_Exercise_.
Print the lines in the listing below that fall between the line with "Original encoding: 3911" and the line with "Compressed encoding: average", those two lines included, exactly as they stand and with nothing else.

• • •

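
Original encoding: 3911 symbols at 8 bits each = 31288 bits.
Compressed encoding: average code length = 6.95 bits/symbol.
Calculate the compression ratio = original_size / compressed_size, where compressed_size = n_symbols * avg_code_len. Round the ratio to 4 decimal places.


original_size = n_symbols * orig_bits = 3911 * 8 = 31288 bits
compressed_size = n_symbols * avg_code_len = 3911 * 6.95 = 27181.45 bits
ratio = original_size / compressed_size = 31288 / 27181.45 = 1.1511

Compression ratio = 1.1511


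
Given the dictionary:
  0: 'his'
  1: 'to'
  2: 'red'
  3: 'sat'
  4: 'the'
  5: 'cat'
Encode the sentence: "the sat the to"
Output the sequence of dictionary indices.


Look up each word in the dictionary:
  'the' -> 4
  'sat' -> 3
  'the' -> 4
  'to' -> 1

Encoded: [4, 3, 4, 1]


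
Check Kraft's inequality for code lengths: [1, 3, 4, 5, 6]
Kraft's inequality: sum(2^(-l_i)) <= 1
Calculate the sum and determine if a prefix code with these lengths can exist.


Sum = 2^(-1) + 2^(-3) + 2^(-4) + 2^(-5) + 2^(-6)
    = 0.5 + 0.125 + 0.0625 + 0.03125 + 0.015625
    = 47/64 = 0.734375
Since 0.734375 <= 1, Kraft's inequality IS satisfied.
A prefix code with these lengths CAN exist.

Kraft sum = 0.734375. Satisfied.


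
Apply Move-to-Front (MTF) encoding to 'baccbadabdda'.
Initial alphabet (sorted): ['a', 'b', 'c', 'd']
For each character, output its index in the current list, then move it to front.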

• • •

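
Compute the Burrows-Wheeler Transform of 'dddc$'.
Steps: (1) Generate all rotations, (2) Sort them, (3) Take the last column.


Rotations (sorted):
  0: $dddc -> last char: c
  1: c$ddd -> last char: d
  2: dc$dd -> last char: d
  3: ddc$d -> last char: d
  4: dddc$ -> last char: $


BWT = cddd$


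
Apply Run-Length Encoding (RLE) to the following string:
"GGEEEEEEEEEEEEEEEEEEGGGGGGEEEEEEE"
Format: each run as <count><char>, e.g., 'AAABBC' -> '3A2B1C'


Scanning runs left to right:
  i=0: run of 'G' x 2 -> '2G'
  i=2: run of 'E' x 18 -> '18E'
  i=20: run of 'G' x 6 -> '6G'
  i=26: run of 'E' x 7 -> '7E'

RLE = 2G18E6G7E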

• • •

_Response for this exercise_.
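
Original encoding: 3911 symbols at 8 bits each = 31288 bits.
Compressed encoding: average code length = 6.95 bits/symbol.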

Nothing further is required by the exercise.